## EXERCISE REQUIREMENTS
The requested output is every line from the one with "A completed two-arm study of a local-framing" through the last line below, printed exactly.

Collected data entries

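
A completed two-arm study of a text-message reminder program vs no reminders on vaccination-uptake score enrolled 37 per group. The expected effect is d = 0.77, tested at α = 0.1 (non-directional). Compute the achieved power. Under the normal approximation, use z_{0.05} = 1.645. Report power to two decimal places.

power ≈ 0.95

For two equal groups, power = Φ(d·√(n/2) − z_{α/2}).
d·√(n/2) = 0.77 × √(37/2) = 0.77 × 4.301 = 3.312.
z_β = 3.312 − 1.645 = 1.667.
Power = Φ(1.667) = 0.952.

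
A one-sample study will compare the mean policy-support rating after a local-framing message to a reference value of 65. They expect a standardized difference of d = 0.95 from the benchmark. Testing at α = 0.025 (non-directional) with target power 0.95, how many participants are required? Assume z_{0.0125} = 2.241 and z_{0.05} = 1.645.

n = 17

For a one-sample test: n = ((z_{α/2} + z_β) / d)².
z_{α/2} + z_β = 2.241 + 1.645 = 3.886.
n = (3.886 / 0.95)² = 4.091² = 16.73.
Round up.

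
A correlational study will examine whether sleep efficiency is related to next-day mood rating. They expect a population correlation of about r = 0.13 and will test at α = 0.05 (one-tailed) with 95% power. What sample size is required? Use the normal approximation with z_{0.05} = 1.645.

Fisher's z: C = ½·ln((1+r)/(1−r)) = ½·ln(1.2989) = 0.1307.
n = ((z_{α} + z_β)/C)² + 3.
(1.645 + 1.645) / 0.1307 = 3.290 / 0.1307 = 25.172.
n = 25.172² + 3 = 633.64 + 3 = 636.6.
Round up.

n = 637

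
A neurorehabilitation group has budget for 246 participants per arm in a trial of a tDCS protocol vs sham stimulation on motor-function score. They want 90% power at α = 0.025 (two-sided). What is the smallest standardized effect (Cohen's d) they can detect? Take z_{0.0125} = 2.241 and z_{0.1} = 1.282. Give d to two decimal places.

For two independent groups of n = 246 each: d_min = (z_{α/2} + z_β)·√(2/n).
z-sum = 2.241 + 1.282 = 3.523.
d_min = 3.523 × √(2/246) = 3.523 × 0.0902 = 0.318.

d_min ≈ 0.32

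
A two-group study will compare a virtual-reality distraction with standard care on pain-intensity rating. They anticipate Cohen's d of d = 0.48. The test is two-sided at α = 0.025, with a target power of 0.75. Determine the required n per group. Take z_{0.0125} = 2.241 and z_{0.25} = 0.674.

For two independent groups with equal n: n = 2·((z_{α/2} + z_β) / d)².
z_{α/2} + z_β = 2.241 + 0.674 = 2.915.
n = 2 × (2.915 / 0.48)² = 2 × 6.073² = 2 × 36.88 = 73.8.
Round up to the next whole participant.

n = 74 per group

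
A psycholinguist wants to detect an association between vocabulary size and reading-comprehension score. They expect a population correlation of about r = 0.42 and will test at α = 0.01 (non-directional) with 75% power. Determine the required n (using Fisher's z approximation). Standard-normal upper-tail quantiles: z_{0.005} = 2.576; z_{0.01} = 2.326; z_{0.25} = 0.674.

Fisher's z: C = ½·ln((1+r)/(1−r)) = ½·ln(2.4483) = 0.4477.
n = ((z_{α/2} + z_β)/C)² + 3.
(2.576 + 0.674) / 0.4477 = 3.250 / 0.4477 = 7.259.
n = 7.259² + 3 = 52.70 + 3 = 55.7.
Round up.

n = 56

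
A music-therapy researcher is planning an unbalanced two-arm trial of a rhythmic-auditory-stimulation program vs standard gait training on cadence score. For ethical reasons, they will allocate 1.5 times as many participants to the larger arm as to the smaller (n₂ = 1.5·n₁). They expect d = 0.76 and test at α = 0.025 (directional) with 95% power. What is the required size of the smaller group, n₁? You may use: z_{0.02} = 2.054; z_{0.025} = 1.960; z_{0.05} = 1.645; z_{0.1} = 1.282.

With allocation ratio k = n₂/n₁ = 1.5, Var(x̄₁−x̄₂) = σ²(1/n₁ + 1/(k·n₁)) = σ²·(k+1)/(k·n₁).
So n₁ = (1 + 1/k)·((z_{α} + z_β)/d)² = 1.667 × (3.605/0.76)².
n₁ = 1.667 × 22.50 = 37.5.
Round up: n₁ = 38, giving n₂ = 1.5 × 38 = 57.

n₁ = 38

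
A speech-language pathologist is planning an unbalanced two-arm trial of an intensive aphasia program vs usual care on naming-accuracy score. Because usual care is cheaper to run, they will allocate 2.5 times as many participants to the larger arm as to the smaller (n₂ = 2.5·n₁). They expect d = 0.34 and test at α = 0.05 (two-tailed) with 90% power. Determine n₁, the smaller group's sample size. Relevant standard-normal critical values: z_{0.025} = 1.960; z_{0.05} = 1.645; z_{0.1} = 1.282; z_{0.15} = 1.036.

With allocation ratio k = n₂/n₁ = 2.5, Var(x̄₁−x̄₂) = σ²(1/n₁ + 1/(k·n₁)) = σ²·(k+1)/(k·n₁).
So n₁ = (1 + 1/k)·((z_{α/2} + z_β)/d)² = 1.400 × (3.242/0.34)².
n₁ = 1.400 × 90.92 = 127.3.
Round up: n₁ = 128, giving n₂ = 2.5 × 128 = 320.

n₁ = 128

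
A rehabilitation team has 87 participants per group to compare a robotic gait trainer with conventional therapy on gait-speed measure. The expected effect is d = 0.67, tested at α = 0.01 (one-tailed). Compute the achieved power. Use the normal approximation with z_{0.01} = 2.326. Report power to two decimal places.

power ≈ 0.98

For two equal groups, power = Φ(d·√(n/2) − z_{α}).
d·√(n/2) = 0.67 × √(87/2) = 0.67 × 6.595 = 4.419.
z_β = 4.419 − 2.326 = 2.093.
Power = Φ(2.093) = 0.982.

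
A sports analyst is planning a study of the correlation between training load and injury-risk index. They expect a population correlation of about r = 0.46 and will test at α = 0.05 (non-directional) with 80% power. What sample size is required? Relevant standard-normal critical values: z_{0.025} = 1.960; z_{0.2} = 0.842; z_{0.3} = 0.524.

Fisher's z: C = ½·ln((1+r)/(1−r)) = ½·ln(2.7037) = 0.4973.
n = ((z_{α/2} + z_β)/C)² + 3.
(1.960 + 0.842) / 0.4973 = 2.802 / 0.4973 = 5.634.
n = 5.634² + 3 = 31.75 + 3 = 34.7.
Round up.

n = 35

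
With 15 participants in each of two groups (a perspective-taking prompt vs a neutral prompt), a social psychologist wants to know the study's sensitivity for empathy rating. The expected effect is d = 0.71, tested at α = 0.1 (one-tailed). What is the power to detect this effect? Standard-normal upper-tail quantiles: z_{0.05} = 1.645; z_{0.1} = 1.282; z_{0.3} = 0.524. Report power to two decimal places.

For two equal groups, power = Φ(d·√(n/2) − z_{α}).
d·√(n/2) = 0.71 × √(15/2) = 0.71 × 2.739 = 1.944.
z_β = 1.944 − 1.282 = 0.662.
Power = Φ(0.662) = 0.746.

power ≈ 0.75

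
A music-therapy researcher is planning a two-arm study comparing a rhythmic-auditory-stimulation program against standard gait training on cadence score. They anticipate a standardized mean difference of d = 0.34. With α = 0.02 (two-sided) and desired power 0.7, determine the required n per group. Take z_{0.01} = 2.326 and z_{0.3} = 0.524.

n = 141 per group

For two independent groups with equal n: n = 2·((z_{α/2} + z_β) / d)².
z_{α/2} + z_β = 2.326 + 0.524 = 2.850.
n = 2 × (2.850 / 0.34)² = 2 × 8.382² = 2 × 70.26 = 140.5.
Round up to the next whole participant.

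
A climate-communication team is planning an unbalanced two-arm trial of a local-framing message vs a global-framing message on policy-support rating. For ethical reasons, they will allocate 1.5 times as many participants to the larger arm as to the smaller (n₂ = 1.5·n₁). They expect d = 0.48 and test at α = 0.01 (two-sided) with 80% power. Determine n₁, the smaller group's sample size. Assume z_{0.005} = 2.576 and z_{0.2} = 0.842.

With allocation ratio k = n₂/n₁ = 1.5, Var(x̄₁−x̄₂) = σ²(1/n₁ + 1/(k·n₁)) = σ²·(k+1)/(k·n₁).
So n₁ = (1 + 1/k)·((z_{α/2} + z_β)/d)² = 1.667 × (3.418/0.48)².
n₁ = 1.667 × 50.71 = 84.5.
Round up: n₁ = 85, giving n₂ = ⌈1.5 × 85⌉ = ⌈127.5⌉ = 128.

n₁ = 85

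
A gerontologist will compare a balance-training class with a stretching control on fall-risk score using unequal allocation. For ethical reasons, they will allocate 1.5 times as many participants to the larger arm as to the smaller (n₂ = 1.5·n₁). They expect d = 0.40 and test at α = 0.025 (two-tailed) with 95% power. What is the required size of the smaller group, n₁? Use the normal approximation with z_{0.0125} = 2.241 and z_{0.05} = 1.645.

With allocation ratio k = n₂/n₁ = 1.5, Var(x̄₁−x̄₂) = σ²(1/n₁ + 1/(k·n₁)) = σ²·(k+1)/(k·n₁).
So n₁ = (1 + 1/k)·((z_{α/2} + z_β)/d)² = 1.667 × (3.886/0.40)².
n₁ = 1.667 × 94.38 = 157.3.
Round up: n₁ = 158, giving n₂ = 1.5 × 158 = 237.

n₁ = 158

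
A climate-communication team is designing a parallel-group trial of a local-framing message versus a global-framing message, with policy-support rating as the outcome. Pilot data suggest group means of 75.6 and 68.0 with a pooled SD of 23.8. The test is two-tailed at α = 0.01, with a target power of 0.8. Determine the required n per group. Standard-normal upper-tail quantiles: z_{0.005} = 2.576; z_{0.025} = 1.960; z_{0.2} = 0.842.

n = 230 per group

Cohen's d = |M₁ − M₂| / SD_pooled = |75.6 − 68.0| / 23.8 = 7.6 / 23.8 = 0.319.
For two independent groups with equal n: n = 2·((z_{α/2} + z_β) / d)².
z_{α/2} + z_β = 2.576 + 0.842 = 3.418.
n = 2 × (3.418 / 0.319)² = 2 × 10.715² = 2 × 114.81 = 229.6.
Round up to the next whole participant.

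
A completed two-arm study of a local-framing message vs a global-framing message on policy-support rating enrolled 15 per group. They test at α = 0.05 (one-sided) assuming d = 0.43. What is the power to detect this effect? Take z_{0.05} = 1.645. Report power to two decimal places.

power ≈ 0.32

For two equal groups, power = Φ(d·√(n/2) − z_{α}).
d·√(n/2) = 0.43 × √(15/2) = 0.43 × 2.739 = 1.178.
z_β = 1.178 − 1.645 = -0.467.
Power = Φ(-0.467) = 0.320.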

## EXERCISE RESULT
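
A completed two-arm study of a local-framing message vs a global-framing message on policy-support rating enrolled 15 per group. They test at α = 0.05 (one-sided) assuming d = 0.43. What is the power to detect this effect? Take z_{0.05} = 1.645. Report power to two decimal places.

power ≈ 0.32

For two equal groups, power = Φ(d·√(n/2) − z_{α}).
d·√(n/2) = 0.43 × √(15/2) = 0.43 × 2.739 = 1.178.
z_β = 1.178 − 1.645 = -0.467.
Power = Φ(-0.467) = 0.320.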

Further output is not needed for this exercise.